- Recorded data:
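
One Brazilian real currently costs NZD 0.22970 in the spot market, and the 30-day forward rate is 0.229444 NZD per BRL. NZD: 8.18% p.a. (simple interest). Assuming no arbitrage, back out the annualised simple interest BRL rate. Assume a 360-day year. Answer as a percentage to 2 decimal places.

9.53%

T = 30/360 years.
By CIP, F/S equals the NZD-to-BRL growth ratio: 0.229444/0.2297 = 0.9988855.
NZD growth factor: 1 + 0.0818×30/360 = 1.0068167.
That pins the BRL growth at 1.007940.
r = (1.007940 − 1)/(30/360) = 0.095280 → 9.53%.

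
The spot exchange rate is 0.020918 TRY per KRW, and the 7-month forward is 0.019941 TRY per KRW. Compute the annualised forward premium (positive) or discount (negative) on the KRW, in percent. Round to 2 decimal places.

T = 7/12 years.
KRW trades forward at -4.67062% vs spot over the period.
×(1/T) gives -8.01% p.a.

-8.01%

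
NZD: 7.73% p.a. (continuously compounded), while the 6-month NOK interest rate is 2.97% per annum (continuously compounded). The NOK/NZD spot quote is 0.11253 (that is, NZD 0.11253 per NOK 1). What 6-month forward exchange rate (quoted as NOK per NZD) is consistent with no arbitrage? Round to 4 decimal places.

T = 6/12 years.
NZD accumulates by e^(0.0773×6/12) = 1.0394066.
Growth of 1 NOK over T: e^(0.0297×6/12) = 1.0149608.
So F = 0.11253 × 1.0394066 / 1.0149608 = 0.1152403 (NZD/NOK).
Quoted the other way: 1/0.1152403 = 8.6775 NOK per NZD.

8.6775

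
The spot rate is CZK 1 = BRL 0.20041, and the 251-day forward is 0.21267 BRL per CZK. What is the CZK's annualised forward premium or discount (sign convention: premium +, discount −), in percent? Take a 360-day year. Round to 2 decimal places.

T = 251/360 years.
Period premium: (0.21267 − 0.20041)/0.20041 = 0.0611746.
×(1/T) gives 8.77% p.a.

+8.77%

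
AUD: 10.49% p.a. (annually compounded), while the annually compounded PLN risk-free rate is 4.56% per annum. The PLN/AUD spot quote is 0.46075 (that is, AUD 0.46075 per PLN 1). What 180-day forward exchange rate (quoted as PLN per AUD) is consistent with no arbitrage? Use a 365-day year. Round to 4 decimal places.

T = 180/365 years.
Growth of 1 AUD over T: (1 + 0.1049)^(180/365) = 1.0504243.
PLN accumulates by (1 + 0.0456)^(180/365) = 1.0222336.
So F = 0.46075 × 1.0504243 / 1.0222336 = 0.4734564 (AUD/PLN).
Quoted the other way: 1/0.4734564 = 2.1121 PLN per AUD.

2.1121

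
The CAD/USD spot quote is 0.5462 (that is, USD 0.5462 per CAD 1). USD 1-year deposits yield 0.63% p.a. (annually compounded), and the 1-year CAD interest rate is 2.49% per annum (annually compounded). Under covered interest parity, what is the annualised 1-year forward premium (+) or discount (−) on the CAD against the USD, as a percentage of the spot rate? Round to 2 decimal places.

-1.81%

T = 1 year.
CIP forward (USD per CAD) = 0.5462 × 1.006300/1.024900 = 0.5362875.
Annualised premium = (F − S)/S × (1/T) = (0.5362875 − 0.5462)/0.5462 ÷ 1 = -1.81%.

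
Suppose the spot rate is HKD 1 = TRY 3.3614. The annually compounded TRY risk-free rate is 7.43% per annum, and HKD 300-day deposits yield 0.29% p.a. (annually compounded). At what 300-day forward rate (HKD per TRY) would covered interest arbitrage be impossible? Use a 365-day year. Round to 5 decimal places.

T = 300/365 years.
Growth of 1 TRY over T: (1 + 0.0743)^(300/365) = 1.0606758.
HKD growth factor: (1 + 0.0029)^(300/365) = 1.0023829.
CIP: F = S · (grow TRY)/(grow HKD) = 3.3614 × 1.0606758/1.0023829 = 3.556880 TRY per HKD.
Quoted the other way: 1/3.556880 = 0.28115 HKD per TRY.

0.28115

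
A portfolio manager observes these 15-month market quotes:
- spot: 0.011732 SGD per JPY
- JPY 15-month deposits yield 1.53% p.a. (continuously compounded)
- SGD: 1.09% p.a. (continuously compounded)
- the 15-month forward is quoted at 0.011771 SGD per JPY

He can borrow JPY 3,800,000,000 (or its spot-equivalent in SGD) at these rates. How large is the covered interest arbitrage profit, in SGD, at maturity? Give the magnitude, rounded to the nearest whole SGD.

SGD 400,309

T = 15/12 years.
Route A — deposit JPY, sell forward: 3,800,000,000 × 1.0193090543 × 0.011771 = SGD 45,593,490.14.
Route B — convert at spot, deposit SGD: 3,800,000,000 × 0.011732 × 1.0137182433 = SGD 45,193,181.24.
The quoted forward overvalues JPY, so borrow SGD, buy JPY at spot, deposit the JPY at 1.53%, and sell the proceeds forward at 0.011771.
The gap between the two covered legs is SGD 400,309.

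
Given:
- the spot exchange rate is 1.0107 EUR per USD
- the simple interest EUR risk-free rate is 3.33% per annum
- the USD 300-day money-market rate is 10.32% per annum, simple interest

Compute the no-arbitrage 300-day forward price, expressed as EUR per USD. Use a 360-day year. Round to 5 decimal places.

T = 300/360 years.
Growth of 1 EUR over T: 1 + 0.0333×300/360 = 1.027750.
USD growth factor: 1 + 0.1032×300/360 = 1.086000.
So F = 1.0107 × 1.027750 / 1.086000 = 0.9564889 (EUR/USD).

0.95649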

- Exercise description:
Each entry above must be set down again without alteration.

- Written response:
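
One Brazilian real currently costs NZD 0.22970 in the spot market, and the 30-day forward rate is 0.229444 NZD per BRL. NZD: 8.18% p.a. (simple interest). Assuming no arbitrage, back out the annualised simple interest BRL rate. Assume a 360-day year. Answer as a percentage to 2 decimal places.

9.53%

T = 30/360 years.
By CIP, F/S equals the NZD-to-BRL growth ratio: 0.229444/0.2297 = 0.9988855.
NZD growth factor: 1 + 0.0818×30/360 = 1.0068167.
That pins the BRL growth at 1.007940.
r = (1.007940 − 1)/(30/360) = 0.095280 → 9.53%.

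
The spot exchange rate is 0.020918 TRY per KRW, and the 7-month forward is 0.019941 TRY per KRW. Compute the annualised forward premium (positive) or discount (negative) on the KRW, in percent. Round to 2 decimal places.

T = 7/12 years.
KRW trades forward at -4.67062% vs spot over the period.
×(1/T) gives -8.01% p.a.

-8.01%

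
NZD: 7.73% p.a. (continuously compounded), while the 6-month NOK interest rate is 2.97% per annum (continuously compounded). The NOK/NZD spot quote is 0.11253 (that is, NZD 0.11253 per NOK 1). What 6-month forward exchange rate (quoted as NOK per NZD) is consistent with no arbitrage? Round to 4 decimal places.

T = 6/12 years.
NZD accumulates by e^(0.0773×6/12) = 1.0394066.
Growth of 1 NOK over T: e^(0.0297×6/12) = 1.0149608.
So F = 0.11253 × 1.0394066 / 1.0149608 = 0.1152403 (NZD/NOK).
Quoted the other way: 1/0.1152403 = 8.6775 NOK per NZD.

8.6775

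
The spot rate is CZK 1 = BRL 0.20041, and the 251-day forward is 0.21267 BRL per CZK. What is the CZK's annualised forward premium or discount (sign convention: premium +, discount −), in percent? Take a 360-day year. Round to 2 decimal places.

T = 251/360 years.
Period premium: (0.21267 − 0.20041)/0.20041 = 0.0611746.
×(1/T) gives 8.77% p.a.

+8.77%

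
AUD: 10.49% p.a. (annually compounded), while the annually compounded PLN risk-free rate is 4.56% per annum. The PLN/AUD spot quote is 0.46075 (that is, AUD 0.46075 per PLN 1). What 180-day forward exchange rate (quoted as PLN per AUD) is consistent with no arbitrage? Use a 365-day year. Round to 4 decimal places.

T = 180/365 years.
Growth of 1 AUD over T: (1 + 0.1049)^(180/365) = 1.0504243.
PLN accumulates by (1 + 0.0456)^(180/365) = 1.0222336.
So F = 0.46075 × 1.0504243 / 1.0222336 = 0.4734564 (AUD/PLN).
Quoted the other way: 1/0.4734564 = 2.1121 PLN per AUD.

2.1121

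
The CAD/USD spot quote is 0.5462 (that is, USD 0.5462 per CAD 1). USD 1-year deposits yield 0.63% p.a. (annually compounded), and the 1-year CAD interest rate is 2.49% per annum (annually compounded). Under covered interest parity, what is the annualised 1-year forward premium (+) or discount (−) on the CAD against the USD, as a percentage of the spot rate? Round to 2 decimal places.

-1.81%

T = 1 year.
CIP forward (USD per CAD) = 0.5462 × 1.006300/1.024900 = 0.5362875.
Annualised premium = (F − S)/S × (1/T) = (0.5362875 − 0.5462)/0.5462 ÷ 1 = -1.81%.

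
Suppose the spot rate is HKD 1 = TRY 3.3614. The annually compounded TRY risk-free rate is 7.43% per annum, and HKD 300-day deposits yield 0.29% p.a. (annually compounded). At what 300-day forward rate (HKD per TRY) would covered interest arbitrage be impossible? Use a 365-day year. Round to 5 decimal places.

T = 300/365 years.
Growth of 1 TRY over T: (1 + 0.0743)^(300/365) = 1.0606758.
HKD growth factor: (1 + 0.0029)^(300/365) = 1.0023829.
CIP: F = S · (grow TRY)/(grow HKD) = 3.3614 × 1.0606758/1.0023829 = 3.556880 TRY per HKD.
Quoted the other way: 1/3.556880 = 0.28115 HKD per TRY.

0.28115

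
A portfolio manager observes these 15-month market quotes:
- spot: 0.011732 SGD per JPY
- JPY 15-month deposits yield 1.53% p.a. (continuously compounded)
- SGD: 1.09% p.a. (continuously compounded)
- the 15-month forward is quoted at 0.011771 SGD per JPY

He can borrow JPY 3,800,000,000 (or its spot-equivalent in SGD) at these rates. How large is the covered interest arbitrage profit, in SGD, at maturity? Give the magnitude, rounded to the nearest whole SGD.

SGD 400,309

T = 15/12 years.
Route A — deposit JPY, sell forward: 3,800,000,000 × 1.0193090543 × 0.011771 = SGD 45,593,490.14.
Route B — convert at spot, deposit SGD: 3,800,000,000 × 0.011732 × 1.0137182433 = SGD 45,193,181.24.
The quoted forward overvalues JPY, so borrow SGD, buy JPY at spot, deposit the JPY at 1.53%, and sell the proceeds forward at 0.011771.
The gap between the two covered legs is SGD 400,309.

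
Given:
- the spot exchange rate is 1.0107 EUR per USD
- the simple interest EUR risk-free rate is 3.33% per annum
- the USD 300-day money-market rate is 10.32% per annum, simple interest

Compute the no-arbitrage 300-day forward price, expressed as EUR per USD. Use a 360-day year. Round to 5 decimal places.

T = 300/360 years.
Growth of 1 EUR over T: 1 + 0.0333×300/360 = 1.027750.
USD growth factor: 1 + 0.1032×300/360 = 1.086000.
So F = 1.0107 × 1.027750 / 1.086000 = 0.9564889 (EUR/USD).

0.95649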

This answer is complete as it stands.